**How to complete this task:**
Take the lines from the beginning of the data below through the line holding "The Pell equation x² − 178·y²" and return exactly those.

**Available data:**
★ ★ ★
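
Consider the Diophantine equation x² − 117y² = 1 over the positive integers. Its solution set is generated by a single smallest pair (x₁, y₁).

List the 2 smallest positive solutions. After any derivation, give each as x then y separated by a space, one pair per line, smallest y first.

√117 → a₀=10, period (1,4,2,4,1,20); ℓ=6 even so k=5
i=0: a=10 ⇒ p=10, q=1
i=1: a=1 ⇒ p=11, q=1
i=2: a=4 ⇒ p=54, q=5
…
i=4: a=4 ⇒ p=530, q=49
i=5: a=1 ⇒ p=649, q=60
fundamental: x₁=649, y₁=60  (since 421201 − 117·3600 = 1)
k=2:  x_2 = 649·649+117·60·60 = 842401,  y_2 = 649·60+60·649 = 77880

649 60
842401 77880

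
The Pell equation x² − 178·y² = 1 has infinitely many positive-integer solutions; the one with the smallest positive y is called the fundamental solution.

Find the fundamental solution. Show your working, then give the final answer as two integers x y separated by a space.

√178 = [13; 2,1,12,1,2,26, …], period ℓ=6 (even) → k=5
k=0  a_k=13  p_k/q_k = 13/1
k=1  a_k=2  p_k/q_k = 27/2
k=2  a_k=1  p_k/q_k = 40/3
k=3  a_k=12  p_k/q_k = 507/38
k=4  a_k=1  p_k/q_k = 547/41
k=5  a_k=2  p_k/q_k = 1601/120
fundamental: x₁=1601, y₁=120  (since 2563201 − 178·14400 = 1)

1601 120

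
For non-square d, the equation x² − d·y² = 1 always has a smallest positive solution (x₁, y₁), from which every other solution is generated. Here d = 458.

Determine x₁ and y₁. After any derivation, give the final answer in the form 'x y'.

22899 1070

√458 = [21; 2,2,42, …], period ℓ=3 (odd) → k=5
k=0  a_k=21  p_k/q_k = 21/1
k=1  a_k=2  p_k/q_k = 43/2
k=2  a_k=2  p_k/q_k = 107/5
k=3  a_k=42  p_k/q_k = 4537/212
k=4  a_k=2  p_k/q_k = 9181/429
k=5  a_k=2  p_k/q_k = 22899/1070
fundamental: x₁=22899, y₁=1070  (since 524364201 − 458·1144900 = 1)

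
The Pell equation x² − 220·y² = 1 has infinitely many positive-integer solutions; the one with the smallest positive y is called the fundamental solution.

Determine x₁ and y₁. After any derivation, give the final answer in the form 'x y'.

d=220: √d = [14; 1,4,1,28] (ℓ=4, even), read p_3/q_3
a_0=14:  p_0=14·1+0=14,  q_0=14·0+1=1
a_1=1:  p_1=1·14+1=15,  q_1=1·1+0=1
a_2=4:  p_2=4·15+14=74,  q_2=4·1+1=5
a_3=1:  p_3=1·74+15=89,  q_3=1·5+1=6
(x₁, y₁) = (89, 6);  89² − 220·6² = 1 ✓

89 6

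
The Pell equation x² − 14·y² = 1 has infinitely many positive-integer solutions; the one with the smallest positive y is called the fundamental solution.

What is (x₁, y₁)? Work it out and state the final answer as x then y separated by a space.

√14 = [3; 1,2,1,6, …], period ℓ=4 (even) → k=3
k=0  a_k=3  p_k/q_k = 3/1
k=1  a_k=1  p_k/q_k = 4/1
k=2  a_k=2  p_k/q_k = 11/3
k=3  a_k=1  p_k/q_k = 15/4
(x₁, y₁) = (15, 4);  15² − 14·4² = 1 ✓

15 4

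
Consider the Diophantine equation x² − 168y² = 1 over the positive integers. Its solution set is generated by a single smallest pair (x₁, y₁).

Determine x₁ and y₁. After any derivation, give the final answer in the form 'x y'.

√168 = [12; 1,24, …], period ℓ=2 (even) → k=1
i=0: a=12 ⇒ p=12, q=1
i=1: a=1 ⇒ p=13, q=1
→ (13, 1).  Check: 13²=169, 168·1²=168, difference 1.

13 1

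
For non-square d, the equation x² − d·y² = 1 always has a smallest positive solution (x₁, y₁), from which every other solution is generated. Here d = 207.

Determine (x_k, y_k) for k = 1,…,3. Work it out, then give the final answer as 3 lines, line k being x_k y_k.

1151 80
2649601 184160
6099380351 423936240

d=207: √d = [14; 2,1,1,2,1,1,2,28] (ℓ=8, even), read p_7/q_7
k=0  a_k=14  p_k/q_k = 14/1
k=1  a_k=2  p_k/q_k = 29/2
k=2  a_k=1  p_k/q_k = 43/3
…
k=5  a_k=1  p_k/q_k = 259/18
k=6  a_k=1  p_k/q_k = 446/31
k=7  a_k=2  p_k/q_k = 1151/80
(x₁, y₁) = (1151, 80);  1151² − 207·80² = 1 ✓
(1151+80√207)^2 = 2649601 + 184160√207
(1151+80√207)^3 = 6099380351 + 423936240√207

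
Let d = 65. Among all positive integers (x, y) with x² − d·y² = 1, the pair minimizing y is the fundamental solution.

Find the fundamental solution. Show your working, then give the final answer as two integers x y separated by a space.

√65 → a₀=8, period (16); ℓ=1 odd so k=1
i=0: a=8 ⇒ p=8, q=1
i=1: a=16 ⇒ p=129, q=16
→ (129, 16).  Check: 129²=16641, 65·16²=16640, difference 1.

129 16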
★ ★ ★
**Task response:**
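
Consider the Diophantine equation x² − 117y² = 1 over the positive integers. Its solution set is generated by a single smallest pair (x₁, y₁).

List the 2 smallest positive solutions. After any derivation, give each as x then y separated by a space, one pair per line, smallest y first.

√117 → a₀=10, period (1,4,2,4,1,20); ℓ=6 even so k=5
i=0: a=10 ⇒ p=10, q=1
i=1: a=1 ⇒ p=11, q=1
i=2: a=4 ⇒ p=54, q=5
…
i=4: a=4 ⇒ p=530, q=49
i=5: a=1 ⇒ p=649, q=60
fundamental: x₁=649, y₁=60  (since 421201 − 117·3600 = 1)
k=2:  x_2 = 649·649+117·60·60 = 842401,  y_2 = 649·60+60·649 = 77880

649 60
842401 77880

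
The Pell equation x² − 178·y² = 1 has infinitely many positive-integer solutions; the one with the smallest positive y is called the fundamental solution.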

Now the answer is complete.